**To do:**
Take the material below and reproduce, word for word, only the lines from the line with "Answer: 3888" through the line with "Answer: 1/83556 ≈ 1.1968e-5".

-- Task material follows --

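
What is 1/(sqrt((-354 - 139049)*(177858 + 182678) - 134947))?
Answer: -I*sqrt(50259934955)/50259934955 ≈ -4.4606e-6*I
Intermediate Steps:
1/(sqrt((-354 - 139049)*(177858 + 182678) - 134947)) = 1/(sqrt(-139403*360536 - 134947)) = 1/(sqrt(-50259800008 - 134947)) = 1/(sqrt(-50259934955)) = 1/(I*sqrt(50259934955)) = -I*sqrt(50259934955)/50259934955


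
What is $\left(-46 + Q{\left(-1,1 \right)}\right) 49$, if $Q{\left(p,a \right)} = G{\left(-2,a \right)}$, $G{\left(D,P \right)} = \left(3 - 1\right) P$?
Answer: $-2156$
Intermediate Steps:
$G{\left(D,P \right)} = 2 P$
$Q{\left(p,a \right)} = 2 a$
$\left(-46 + Q{\left(-1,1 \right)}\right) 49 = \left(-46 + 2 \cdot 1\right) 49 = \left(-46 + 2\right) 49 = \left(-44\right) 49 = -2156$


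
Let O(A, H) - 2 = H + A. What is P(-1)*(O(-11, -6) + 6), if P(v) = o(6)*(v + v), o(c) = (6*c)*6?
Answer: 3888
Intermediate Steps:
O(A, H) = 2 + A + H (O(A, H) = 2 + (H + A) = 2 + (A + H) = 2 + A + H)
o(c) = 36*c
P(v) = 432*v (P(v) = (36*6)*(v + v) = 216*(2*v) = 432*v)
P(-1)*(O(-11, -6) + 6) = (432*(-1))*((2 - 11 - 6) + 6) = -432*(-15 + 6) = -432*(-9) = 3888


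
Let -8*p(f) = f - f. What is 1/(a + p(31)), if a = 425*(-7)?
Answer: -1/2975 ≈ -0.00033613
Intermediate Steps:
p(f) = 0 (p(f) = -(f - f)/8 = -⅛*0 = 0)
a = -2975
1/(a + p(31)) = 1/(-2975 + 0) = 1/(-2975) = -1/2975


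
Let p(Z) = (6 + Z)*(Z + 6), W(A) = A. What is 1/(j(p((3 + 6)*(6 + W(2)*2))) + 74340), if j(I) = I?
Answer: 1/83556 ≈ 1.1968e-5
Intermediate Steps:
p(Z) = (6 + Z)**2 (p(Z) = (6 + Z)*(6 + Z) = (6 + Z)**2)
1/(j(p((3 + 6)*(6 + W(2)*2))) + 74340) = 1/((6 + (3 + 6)*(6 + 2*2))**2 + 74340) = 1/((6 + 9*(6 + 4))**2 + 74340) = 1/((6 + 9*10)**2 + 74340) = 1/((6 + 90)**2 + 74340) = 1/(96**2 + 74340) = 1/(9216 + 74340) = 1/83556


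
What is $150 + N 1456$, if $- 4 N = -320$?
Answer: $116630$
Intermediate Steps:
$N = 80$ ($N = \left(- \frac{1}{4}\right) \left(-320\right) = 80$)
$150 + N 1456 = 150 + 80 \cdot 1456 = 150 + 116480 = 116630$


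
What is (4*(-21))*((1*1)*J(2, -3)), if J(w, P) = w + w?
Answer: -336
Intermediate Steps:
J(w, P) = 2*w
(4*(-21))*((1*1)*J(2, -3)) = (4*(-21))*((1*1)*(2*2)) = -84*4 = -336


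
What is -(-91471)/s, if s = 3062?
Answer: 91471/3062 ≈ 29.873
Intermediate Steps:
-(-91471)/s = -(-91471)/3062 = -97*(-943/3062) = 91471/3062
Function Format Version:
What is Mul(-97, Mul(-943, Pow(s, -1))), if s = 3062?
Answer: Rational(91471, 3062) ≈ 29.873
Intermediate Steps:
Mul(-97, Mul(-943, Pow(s, -1))) = Mul(-97, Mul(-943, Pow(3062, -1))) = Mul(-97, Mul(-943, Rational(1, 3062))) = Mul(-97, Rational(-943, 3062)) = Rational(91471, 3062)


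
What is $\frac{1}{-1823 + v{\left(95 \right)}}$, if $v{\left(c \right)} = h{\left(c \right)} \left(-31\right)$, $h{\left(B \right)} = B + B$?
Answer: $- \frac{1}{7713} \approx -0.00012965$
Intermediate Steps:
$h{\left(B \right)} = 2 B$
$v{\left(c \right)} = - 62 c$ ($v{\left(c \right)} = 2 c \left(-31\right) = - 62 c$)
$\frac{1}{-1823 + v{\left(95 \right)}} = \frac{1}{-1823 - 5890} = \frac{1}{-7713} = - \frac{1}{7713}$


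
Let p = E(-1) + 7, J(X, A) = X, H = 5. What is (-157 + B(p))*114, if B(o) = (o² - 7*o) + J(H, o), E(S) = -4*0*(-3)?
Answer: -17328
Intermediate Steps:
E(S) = 0 (E(S) = 0*(-3) = 0)
p = 7 (p = 0 + 7 = 7)
B(o) = 5 + o² - 7*o (B(o) = (o² - 7*o) + 5 = 5 + o² - 7*o)
(-157 + B(p))*114 = (-157 + (5 + 7² - 7*7))*114 = (-157 + (5 + 49 - 49))*114 = (-157 + 5)*114 = -152*114 = -17328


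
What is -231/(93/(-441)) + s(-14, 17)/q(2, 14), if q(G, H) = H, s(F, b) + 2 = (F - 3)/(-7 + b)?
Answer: 4752833/4340 ≈ 1095.1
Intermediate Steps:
s(F, b) = -2 + (-3 + F)/(-7 + b) (s(F, b) = -2 + (F - 3)/(-7 + b) = -2 + (-3 + F)/(-7 + b))
-231/(93/(-441)) + s(-14, 17)/q(2, 14) = -231/(93/(-441)) + ((11 - 14 - 2*17)/(-7 + 17))/14 = -231/(93*(-1/441)) + ((11 - 14 - 34)/10)*(1/14) = -231/(-31/147) + ((1/10)*(-37))*(1/14) = -231*(-147/31) - 37/10*1/14 = 33957/31 - 37/140 = 4752833/4340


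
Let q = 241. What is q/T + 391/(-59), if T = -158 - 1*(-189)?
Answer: 2098/1829 ≈ 1.1471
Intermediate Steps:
T = 31 (T = -158 + 189 = 31)
q/T + 391/(-59) = 241/31 + 391/(-59) = 241*(1/31) + 391*(-1/59) = 241/31 - 391/59 = 2098/1829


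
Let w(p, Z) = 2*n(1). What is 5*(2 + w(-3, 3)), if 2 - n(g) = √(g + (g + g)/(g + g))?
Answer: 30 - 10*√2 ≈ 15.858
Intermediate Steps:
n(g) = 2 - √(1 + g) (n(g) = 2 - √(g + (g + g)/(g + g)) = 2 - √(g + (2*g)/((2*g))) = 2 - √(g + (2*g)*(1/(2*g))) = 2 - √(g + 1) = 2 - √(1 + g))
w(p, Z) = 4 - 2*√2 (w(p, Z) = 2*(2 - √(1 + 1)) = 2*(2 - √2) = 4 - 2*√2)
5*(2 + w(-3, 3)) = 5*(2 + (4 - 2*√2)) = 5*(6 - 2*√2) = 30 - 10*√2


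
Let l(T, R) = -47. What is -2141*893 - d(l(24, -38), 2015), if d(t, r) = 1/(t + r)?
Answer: -3762644785/1968 ≈ -1.9119e+6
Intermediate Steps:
d(t, r) = 1/(r + t)
-2141*893 - d(l(24, -38), 2015) = -2141*893 - 1/(2015 - 47) = -1911913 - 1/1968 = -3762644785/1968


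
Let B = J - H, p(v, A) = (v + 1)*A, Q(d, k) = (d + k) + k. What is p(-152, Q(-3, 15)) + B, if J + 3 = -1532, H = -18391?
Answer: 12779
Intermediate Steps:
Q(d, k) = d + 2*k
J = -1535 (J = -3 - 1532 = -1535)
p(v, A) = A*(1 + v) (p(v, A) = (1 + v)*A = A*(1 + v))
B = 16856 (B = -1535 - 1*(-18391) = -1535 + 18391 = 16856)
p(-152, Q(-3, 15)) + B = (-3 + 2*15)*(1 - 152) + 16856 = (-3 + 30)*(-151) + 16856 = 27*(-151) + 16856 = -4077 + 16856 = 12779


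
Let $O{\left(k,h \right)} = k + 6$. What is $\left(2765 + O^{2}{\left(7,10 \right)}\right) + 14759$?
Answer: $17693$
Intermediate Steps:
$O{\left(k,h \right)} = 6 + k$
$\left(2765 + O^{2}{\left(7,10 \right)}\right) + 14759 = \left(2765 + \left(6 + 7\right)^{2}\right) + 14759 = \left(2765 + 13^{2}\right) + 14759 = \left(2765 + 169\right) + 14759 = 2934 + 14759 = 17693$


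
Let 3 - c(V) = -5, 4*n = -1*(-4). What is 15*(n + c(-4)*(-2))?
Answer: -225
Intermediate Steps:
n = 1 (n = (-1*(-4))/4 = (¼)*4 = 1)
c(V) = 8 (c(V) = 3 - 1*(-5) = 3 + 5 = 8)
15*(n + c(-4)*(-2)) = 15*(1 + 8*(-2)) = 15*(1 - 16) = 15*(-15) = -225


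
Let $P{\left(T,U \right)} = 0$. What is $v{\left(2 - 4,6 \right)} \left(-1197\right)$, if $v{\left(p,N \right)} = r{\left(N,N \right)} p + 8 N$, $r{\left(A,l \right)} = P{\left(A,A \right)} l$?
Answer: $-57456$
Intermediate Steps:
$r{\left(A,l \right)} = 0$ ($r{\left(A,l \right)} = 0 l = 0$)
$v{\left(p,N \right)} = 8 N$ ($v{\left(p,N \right)} = 0 p + 8 N = 0 + 8 N = 8 N$)
$v{\left(2 - 4,6 \right)} \left(-1197\right) = 8 \cdot 6 \left(-1197\right) = 48 \left(-1197\right) = -57456$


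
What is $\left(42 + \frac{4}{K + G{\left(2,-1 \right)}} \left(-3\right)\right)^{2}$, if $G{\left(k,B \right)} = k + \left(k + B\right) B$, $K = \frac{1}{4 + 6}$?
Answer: $\frac{116964}{121} \approx 966.64$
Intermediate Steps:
$K = \frac{1}{10} \approx 0.1$
$G{\left(k,B \right)} = k + B \left(B + k\right)$ ($G{\left(k,B \right)} = k + \left(B + k\right) B = k + B \left(B + k\right)$)
$\left(42 + \frac{4}{K + G{\left(2,-1 \right)}} \left(-3\right)\right)^{2} = \left(42 + \frac{4}{\frac{1}{10} + \left(2 + \left(-1\right)^{2} - 2\right)} \left(-3\right)\right)^{2} = \left(42 + \frac{4}{\frac{1}{10} + \left(2 + 1 - 2\right)} \left(-3\right)\right)^{2} = \left(42 + \frac{4}{\frac{1}{10} + 1} \left(-3\right)\right)^{2} = \left(42 + \frac{4}{\frac{11}{10}} \left(-3\right)\right)^{2} = \left(42 + 4 \cdot \frac{10}{11} \left(-3\right)\right)^{2} = \left(42 + \frac{40}{11} \left(-3\right)\right)^{2} = \left(42 - \frac{120}{11}\right)^{2} = \left(\frac{342}{11}\right)^{2} = \frac{116964}{121}$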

-- Task material concluded --

**Task solution:**
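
Answer: 3888
Intermediate Steps:
O(A, H) = 2 + A + H (O(A, H) = 2 + (H + A) = 2 + (A + H) = 2 + A + H)
o(c) = 36*c
P(v) = 432*v (P(v) = (36*6)*(v + v) = 216*(2*v) = 432*v)
P(-1)*(O(-11, -6) + 6) = (432*(-1))*((2 - 11 - 6) + 6) = -432*(-15 + 6) = -432*(-9) = 3888


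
Let -8*p(f) = f - f. What is 1/(a + p(31)), if a = 425*(-7)?
Answer: -1/2975 ≈ -0.00033613
Intermediate Steps:
p(f) = 0 (p(f) = -(f - f)/8 = -⅛*0 = 0)
a = -2975
1/(a + p(31)) = 1/(-2975 + 0) = 1/(-2975) = -1/2975


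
Let p(Z) = (6 + Z)*(Z + 6), W(A) = A. What is 1/(j(p((3 + 6)*(6 + W(2)*2))) + 74340), if j(I) = I?
Answer: 1/83556 ≈ 1.1968e-5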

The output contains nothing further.